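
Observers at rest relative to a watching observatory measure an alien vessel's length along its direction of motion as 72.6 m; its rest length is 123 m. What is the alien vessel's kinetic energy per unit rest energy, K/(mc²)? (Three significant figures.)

0.694

From L = L₀/γ: γ = 123/72.6 = 1.69421.
Since K = (γ−1)mc², K/(mc²) = 1.69421 − 1 = 0.694.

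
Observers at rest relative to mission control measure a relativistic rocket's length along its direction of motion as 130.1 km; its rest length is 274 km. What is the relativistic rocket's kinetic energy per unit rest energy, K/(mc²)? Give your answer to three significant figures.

1.11

From L = L₀/γ: γ = 274/130.1 = 2.10607.
K/(mc²) = γ − 1 = 2.10607 − 1 = 1.11.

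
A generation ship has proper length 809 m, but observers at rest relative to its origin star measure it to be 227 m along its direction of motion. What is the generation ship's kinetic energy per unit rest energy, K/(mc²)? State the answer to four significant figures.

2.564

γ = L₀/L = 809/227 = 3.56388.
K/(mc²) = γ − 1 = 3.56388 − 1 = 2.564.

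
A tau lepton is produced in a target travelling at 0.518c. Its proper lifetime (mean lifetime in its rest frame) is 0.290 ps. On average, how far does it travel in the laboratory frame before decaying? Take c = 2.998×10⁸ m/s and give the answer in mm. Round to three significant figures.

0.0527 mm

β² = 0.268324, so γ = 1/√0.731676 = 1.1691.
Lab-frame lifetime: Δt = γτ = 1.1691 × 0.290 ps = 0.33904 ps.
Distance: d = vΔt = 0.518 × 2.998×10⁸ m/s × 3.3904×10^-13 s = 5.27×10^-5 m = 0.0527 mm.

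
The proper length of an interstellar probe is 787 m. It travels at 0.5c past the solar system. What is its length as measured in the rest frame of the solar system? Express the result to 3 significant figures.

682 m

β² = 0.25, so γ = 1/√0.75 = 1.1547.
Length contraction: L = L₀/γ = 787/1.1547 = 682 m.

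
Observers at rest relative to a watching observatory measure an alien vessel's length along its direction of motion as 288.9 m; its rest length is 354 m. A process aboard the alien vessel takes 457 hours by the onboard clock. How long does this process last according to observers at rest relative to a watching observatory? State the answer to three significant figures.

γ = L₀/L = 354/288.9 = 1.22534.
Δt = γΔτ = 1.22534 × 457 = 560 hours.

560 hours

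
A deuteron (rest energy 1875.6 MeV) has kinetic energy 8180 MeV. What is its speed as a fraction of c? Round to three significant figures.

γ = 1 + K/(mc²) = 1 + 8180/1875.6 = 5.3613.
β = √(1 − 1/γ²) = √(1 − 0.0347904) = √0.9652096 = 0.982.

0.982c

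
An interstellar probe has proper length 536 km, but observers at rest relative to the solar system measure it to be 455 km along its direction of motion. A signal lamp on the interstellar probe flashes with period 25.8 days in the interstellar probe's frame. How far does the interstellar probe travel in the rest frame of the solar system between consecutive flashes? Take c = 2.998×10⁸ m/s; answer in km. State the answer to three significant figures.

4.16×10^11 km

γ = L₀/L = 536/455 = 1.17802.
β = √(1 − 1/γ²) = 0.52858. Lab-frame period = γτ = 1.17802×25.8 days = 30.393 days. Distance = βc × γτ = 0.52858 × 2.998×10⁸ m/s × 2625955.2 s = 4.1613×10^14 m = 4.16×10^11 km.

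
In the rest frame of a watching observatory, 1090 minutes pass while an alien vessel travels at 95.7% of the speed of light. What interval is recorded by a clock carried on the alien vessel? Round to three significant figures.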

============================================================

DIRECTIONS:
The records above are to be duplicated exactly, every one of them.

SOLUTION:
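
Observers at rest relative to a watching observatory measure an alien vessel's length along its direction of motion as 72.6 m; its rest length is 123 m. What is the alien vessel's kinetic energy per unit rest energy, K/(mc²)? (Three significant figures.)

0.694

From L = L₀/γ: γ = 123/72.6 = 1.69421.
Since K = (γ−1)mc², K/(mc²) = 1.69421 − 1 = 0.694.

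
Observers at rest relative to mission control measure a relativistic rocket's length along its direction of motion as 130.1 km; its rest length is 274 km. What is the relativistic rocket's kinetic energy per unit rest energy, K/(mc²)? Give your answer to three significant figures.

1.11

From L = L₀/γ: γ = 274/130.1 = 2.10607.
K/(mc²) = γ − 1 = 2.10607 − 1 = 1.11.

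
A generation ship has proper length 809 m, but observers at rest relative to its origin star measure it to be 227 m along its direction of motion. What is the generation ship's kinetic energy per unit rest energy, K/(mc²)? State the answer to four significant figures.

2.564

γ = L₀/L = 809/227 = 3.56388.
K/(mc²) = γ − 1 = 3.56388 − 1 = 2.564.

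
A tau lepton is produced in a target travelling at 0.518c. Its proper lifetime (mean lifetime in its rest frame) is 0.290 ps. On average, how far does it travel in the laboratory frame before decaying? Take c = 2.998×10⁸ m/s and give the answer in mm. Round to three significant figures.

0.0527 mm

β² = 0.268324, so γ = 1/√0.731676 = 1.1691.
Lab-frame lifetime: Δt = γτ = 1.1691 × 0.290 ps = 0.33904 ps.
Distance: d = vΔt = 0.518 × 2.998×10⁸ m/s × 3.3904×10^-13 s = 5.27×10^-5 m = 0.0527 mm.

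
The proper length of an interstellar probe is 787 m. It travels at 0.5c past the solar system. What is its length as measured in the rest frame of the solar system? Express the result to 3 significant figures.

682 m

β² = 0.25, so γ = 1/√0.75 = 1.1547.
Length contraction: L = L₀/γ = 787/1.1547 = 682 m.

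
Observers at rest relative to a watching observatory measure an alien vessel's length along its direction of motion as 288.9 m; its rest length is 354 m. A process aboard the alien vessel takes 457 hours by the onboard clock. How long does this process last according to observers at rest relative to a watching observatory? State the answer to three significant figures.

γ = L₀/L = 354/288.9 = 1.22534.
Δt = γΔτ = 1.22534 × 457 = 560 hours.

560 hours

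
A deuteron (rest energy 1875.6 MeV) has kinetic energy 8180 MeV. What is its speed as a fraction of c? Round to three significant figures.

γ = 1 + K/(mc²) = 1 + 8180/1875.6 = 5.3613.
β = √(1 − 1/γ²) = √(1 − 0.0347904) = √0.9652096 = 0.982.

0.982c

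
An interstellar probe has proper length 536 km, but observers at rest relative to the solar system measure it to be 455 km along its direction of motion. A signal lamp on the interstellar probe flashes with period 25.8 days in the interstellar probe's frame. How far does the interstellar probe travel in the rest frame of the solar system between consecutive flashes? Take c = 2.998×10⁸ m/s; answer in km. State the answer to three significant figures.

4.16×10^11 km

γ = L₀/L = 536/455 = 1.17802.
β = √(1 − 1/γ²) = 0.52858. Lab-frame period = γτ = 1.17802×25.8 days = 30.393 days. Distance = βc × γτ = 0.52858 × 2.998×10⁸ m/s × 2625955.2 s = 4.1613×10^14 m = 4.16×10^11 km.

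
In the rest frame of a watching observatory, 1090 minutes pass while an alien vessel travels at 95.7% of the speed of light. What interval is recorded by a clock carried on the alien vessel? Round to three significant figures.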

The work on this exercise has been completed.